╔══
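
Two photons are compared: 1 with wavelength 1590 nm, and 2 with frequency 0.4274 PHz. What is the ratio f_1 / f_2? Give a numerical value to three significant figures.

f_1 = 1.885·10^14 Hz (from wavelength = 1590 nm, via f = c/λ).
f_2 = 4.274·10^14 Hz (from frequency = 0.4274 PHz, via f given directly).
Ratio = 1.885·10^14 / 4.274·10^14 = 0.441.

0.441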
╚══
EXERCISE
Set down the listing above in its entirety, exactly as written.

SOLUTION
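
Two photons are compared: 1 with wavelength 1590 nm, and 2 with frequency 0.4274 PHz. What is the ratio f_1 / f_2? Give a numerical value to three significant figures.

f_1 = 1.885·10^14 Hz (from wavelength = 1590 nm, via f = c/λ).
f_2 = 4.274·10^14 Hz (from frequency = 0.4274 PHz, via f given directly).
Ratio = 1.885·10^14 / 4.274·10^14 = 0.441.

0.441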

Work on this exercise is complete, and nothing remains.